Task statement: Nothing outside the range is wanted. Repeat exactly the lines below from the one with "Let D = -4*w(5, 4)" through the one with "Answer: √450789566095362/385206 ≈ 55.118".

Stored data entries:
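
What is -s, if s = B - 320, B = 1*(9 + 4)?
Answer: 307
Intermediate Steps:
B = 13 (B = 1*13 = 13)
s = -307 (s = 13 - 320 = -307)
-s = -1*(-307) = 307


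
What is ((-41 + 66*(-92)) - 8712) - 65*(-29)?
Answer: -12940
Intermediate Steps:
((-41 + 66*(-92)) - 8712) - 65*(-29) = ((-41 - 6072) - 8712) + 1885 = (-6113 - 8712) + 1885 = -14825 + 1885 = -12940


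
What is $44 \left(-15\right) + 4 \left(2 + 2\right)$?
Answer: $-644$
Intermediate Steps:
$44 \left(-15\right) + 4 \left(2 + 2\right) = -660 + 4 \cdot 4 = -660 + 16 = -644$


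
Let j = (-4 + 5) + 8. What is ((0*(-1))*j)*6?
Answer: 0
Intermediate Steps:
j = 9 (j = 1 + 8 = 9)
((0*(-1))*j)*6 = ((0*(-1))*9)*6 = (0*9)*6 = 0*6 = 0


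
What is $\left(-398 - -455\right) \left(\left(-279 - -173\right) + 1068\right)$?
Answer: $54834$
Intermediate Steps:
$\left(-398 - -455\right) \left(\left(-279 - -173\right) + 1068\right) = \left(-398 + 455\right) \left(\left(-279 + 173\right) + 1068\right) = 57 \left(-106 + 1068\right) = 57 \cdot 962 = 54834$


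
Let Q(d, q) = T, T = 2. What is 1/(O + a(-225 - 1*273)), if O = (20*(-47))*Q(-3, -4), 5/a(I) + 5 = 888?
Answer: -883/1660035 ≈ -0.00053192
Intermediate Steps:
a(I) = 5/883 (a(I) = 5/(-5 + 888) = 5/883)
Q(d, q) = 2
O = -1880 (O = (20*(-47))*2 = -940*2 = -1880)
1/(O + a(-225 - 1*273)) = 1/(-1880 + 5/883) = 1/(-1660035/883) = -883/1660035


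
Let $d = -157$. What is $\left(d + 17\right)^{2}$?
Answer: $19600$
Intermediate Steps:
$\left(d + 17\right)^{2} = \left(-157 + 17\right)^{2} = \left(-140\right)^{2} = 19600$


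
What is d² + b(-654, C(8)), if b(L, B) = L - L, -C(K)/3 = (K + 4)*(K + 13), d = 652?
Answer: 425104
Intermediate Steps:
C(K) = -3*(4 + K)*(13 + K) (C(K) = -3*(K + 4)*(K + 13) = -3*(4 + K)*(13 + K))
b(L, B) = 0
d² + b(-654, C(8)) = 652² + 0 = 425104 + 0 = 425104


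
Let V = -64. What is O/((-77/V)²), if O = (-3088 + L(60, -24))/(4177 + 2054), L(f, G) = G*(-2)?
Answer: -12451840/36943599 ≈ -0.33705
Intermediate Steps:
L(f, G) = -2*G
O = -3040/6231 (O = (-3088 - 2*(-24))/(4177 + 2054) = (-3088 + 48)/6231 = -3040*1/6231 = -3040/6231 ≈ -0.48788)
O/((-77/V)²) = -3040/(6231*((-77/(-64))²)) = -3040/(6231*((-77*(-1/64))²)) = -3040/(6231*((77/64)²)) = -3040/(6231*5929/4096) = -3040/6231*4096/5929 = -12451840/36943599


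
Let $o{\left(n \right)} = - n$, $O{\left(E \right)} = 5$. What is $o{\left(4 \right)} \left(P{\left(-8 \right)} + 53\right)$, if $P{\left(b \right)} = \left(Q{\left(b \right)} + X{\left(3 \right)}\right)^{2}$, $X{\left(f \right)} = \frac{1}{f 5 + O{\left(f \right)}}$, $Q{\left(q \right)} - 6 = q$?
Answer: $- \frac{22721}{100} \approx -227.21$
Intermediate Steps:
$Q{\left(q \right)} = 6 + q$
$X{\left(f \right)} = \frac{1}{5 + 5 f}$ ($X{\left(f \right)} = \frac{1}{f 5 + 5} = \frac{1}{5 f + 5} = \frac{1}{5 + 5 f}$)
$P{\left(b \right)} = \left(\frac{121}{20} + b\right)^{2}$ ($P{\left(b \right)} = \left(\left(6 + b\right) + \frac{1}{5 \left(1 + 3\right)}\right)^{2} = \left(\left(6 + b\right) + \frac{1}{5 \cdot 4}\right)^{2} = \left(\left(6 + b\right) + \frac{1}{5} \cdot \frac{1}{4}\right)^{2} = \left(\left(6 + b\right) + \frac{1}{20}\right)^{2} = \left(\frac{121}{20} + b\right)^{2}$)
$o{\left(4 \right)} \left(P{\left(-8 \right)} + 53\right) = \left(-1\right) 4 \left(\frac{\left(121 + 20 \left(-8\right)\right)^{2}}{400} + 53\right) = - 4 \left(\frac{\left(121 - 160\right)^{2}}{400} + 53\right) = - 4 \left(\frac{\left(-39\right)^{2}}{400} + 53\right) = - 4 \left(\frac{1}{400} \cdot 1521 + 53\right) = - 4 \left(\frac{1521}{400} + 53\right) = \left(-4\right) \frac{22721}{400} = - \frac{22721}{100}$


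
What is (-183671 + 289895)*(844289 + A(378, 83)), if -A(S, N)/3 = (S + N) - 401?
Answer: 89664634416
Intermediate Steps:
A(S, N) = 1203 - 3*N - 3*S (A(S, N) = -3*((S + N) - 401) = -3*((N + S) - 401) = -3*(-401 + N + S) = 1203 - 3*N - 3*S)
(-183671 + 289895)*(844289 + A(378, 83)) = (-183671 + 289895)*(844289 + (1203 - 3*83 - 3*378)) = 106224*(844289 + (1203 - 249 - 1134)) = 106224*(844289 - 180) = 106224*844109 = 89664634416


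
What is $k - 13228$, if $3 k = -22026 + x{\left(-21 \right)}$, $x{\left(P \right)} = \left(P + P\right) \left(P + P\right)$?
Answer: $-19982$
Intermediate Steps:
$x{\left(P \right)} = 4 P^{2}$ ($x{\left(P \right)} = 2 P 2 P = 4 P^{2}$)
$k = -6754$ ($k = \frac{-22026 + 4 \left(-21\right)^{2}}{3} = \frac{-22026 + 4 \cdot 441}{3} = \frac{-22026 + 1764}{3} = \frac{1}{3} \left(-20262\right) = -6754$)
$k - 13228 = -6754 - 13228 = -19982$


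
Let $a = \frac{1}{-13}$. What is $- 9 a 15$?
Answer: $\frac{135}{13} \approx 10.385$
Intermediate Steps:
$a = - \frac{1}{13} \approx -0.076923$
$- 9 a 15 = \left(-9\right) \left(- \frac{1}{13}\right) 15 = \frac{9}{13} \cdot 15 = \frac{135}{13}$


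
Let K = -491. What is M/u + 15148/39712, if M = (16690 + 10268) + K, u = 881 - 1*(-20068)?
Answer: 342098239/207981672 ≈ 1.6448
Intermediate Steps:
u = 20949 (u = 881 + 20068 = 20949)
M = 26467 (M = (16690 + 10268) - 491 = 26958 - 491 = 26467)
M/u + 15148/39712 = 26467/20949 + 15148/39712 = 26467*(1/20949) + 15148*(1/39712) = 26467/20949 + 3787/9928 = 342098239/207981672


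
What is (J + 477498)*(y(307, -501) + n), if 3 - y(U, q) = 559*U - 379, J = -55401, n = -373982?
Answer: -230132771661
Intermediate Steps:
y(U, q) = 382 - 559*U (y(U, q) = 3 - (559*U - 379) = 3 - (-379 + 559*U) = 3 + (379 - 559*U) = 382 - 559*U)
(J + 477498)*(y(307, -501) + n) = (-55401 + 477498)*((382 - 559*307) - 373982) = 422097*((382 - 171613) - 373982) = 422097*(-171231 - 373982) = 422097*(-545213) = -230132771661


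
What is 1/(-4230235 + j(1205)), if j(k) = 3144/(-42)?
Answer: -7/29612169 ≈ -2.3639e-7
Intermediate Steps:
j(k) = -524/7 (j(k) = 3144*(-1/42) = -524/7)
1/(-4230235 + j(1205)) = 1/(-4230235 - 524/7) = 1/(-29612169/7) = -7/29612169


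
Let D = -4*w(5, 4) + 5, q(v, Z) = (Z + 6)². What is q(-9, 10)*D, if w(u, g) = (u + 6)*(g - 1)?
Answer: -32512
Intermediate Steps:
w(u, g) = (-1 + g)*(6 + u) (w(u, g) = (6 + u)*(-1 + g) = (-1 + g)*(6 + u))
q(v, Z) = (6 + Z)²
D = -127 (D = -4*(-6 - 1*5 + 6*4 + 4*5) + 5 = -4*(-6 - 5 + 24 + 20) + 5 = -4*33 + 5 = -132 + 5 = -127)
q(-9, 10)*D = (6 + 10)²*(-127) = 16²*(-127) = 256*(-127) = -32512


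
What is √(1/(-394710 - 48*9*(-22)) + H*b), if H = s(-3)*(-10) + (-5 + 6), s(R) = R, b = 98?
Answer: √450789566095362/385206 ≈ 55.118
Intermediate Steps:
H = 31 (H = -3*(-10) + (-5 + 6) = 30 + 1 = 31)
√(1/(-394710 - 48*9*(-22)) + H*b) = √(1/(-394710 - 48*9*(-22)) + 31*98) = √(1/(-394710 - 432*(-22)) + 3038) = √(1/(-394710 + 9504) + 3038) = √(1/(-385206) + 3038) = √(-1/385206 + 3038) = √(1170255827/385206) = √450789566095362/385206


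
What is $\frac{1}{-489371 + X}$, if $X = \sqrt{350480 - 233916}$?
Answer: $- \frac{21277}{10412341699} - \frac{2 \sqrt{29141}}{239483859077} \approx -2.0449 \cdot 10^{-6}$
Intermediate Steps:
$X = 2 \sqrt{29141}$ ($X = \sqrt{116564} = 2 \sqrt{29141} \approx 341.41$)
$\frac{1}{-489371 + X} = \frac{1}{-489371 + 2 \sqrt{29141}}$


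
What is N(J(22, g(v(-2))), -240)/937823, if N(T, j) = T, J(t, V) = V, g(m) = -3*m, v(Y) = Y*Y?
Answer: -12/937823 ≈ -1.2796e-5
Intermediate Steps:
v(Y) = Y²
N(J(22, g(v(-2))), -240)/937823 = -3*(-2)²/937823 = -3*4*(1/937823) = -12*1/937823 = -12/937823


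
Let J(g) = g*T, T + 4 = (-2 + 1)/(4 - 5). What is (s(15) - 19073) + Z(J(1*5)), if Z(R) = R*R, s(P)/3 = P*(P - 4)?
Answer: -18353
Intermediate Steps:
T = -3 (T = -4 + (-2 + 1)/(4 - 5) = -4 - 1/(-1) = -4 - 1*(-1) = -4 + 1 = -3)
s(P) = 3*P*(-4 + P) (s(P) = 3*(P*(P - 4)) = 3*(P*(-4 + P)) = 3*P*(-4 + P))
J(g) = -3*g (J(g) = g*(-3) = -3*g)
Z(R) = R²
(s(15) - 19073) + Z(J(1*5)) = (3*15*(-4 + 15) - 19073) + (-3*5)² = (3*15*11 - 19073) + (-3*5)² = (495 - 19073) + (-15)² = -18578 + 225 = -18353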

Exercise answer:
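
Let D = -4*w(5, 4) + 5, q(v, Z) = (Z + 6)². What is q(-9, 10)*D, if w(u, g) = (u + 6)*(g - 1)?
Answer: -32512
Intermediate Steps:
w(u, g) = (-1 + g)*(6 + u) (w(u, g) = (6 + u)*(-1 + g) = (-1 + g)*(6 + u))
q(v, Z) = (6 + Z)²
D = -127 (D = -4*(-6 - 1*5 + 6*4 + 4*5) + 5 = -4*(-6 - 5 + 24 + 20) + 5 = -4*33 + 5 = -132 + 5 = -127)
q(-9, 10)*D = (6 + 10)²*(-127) = 16²*(-127) = 256*(-127) = -32512


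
What is √(1/(-394710 - 48*9*(-22)) + H*b), if H = s(-3)*(-10) + (-5 + 6), s(R) = R, b = 98?
Answer: √450789566095362/385206 ≈ 55.118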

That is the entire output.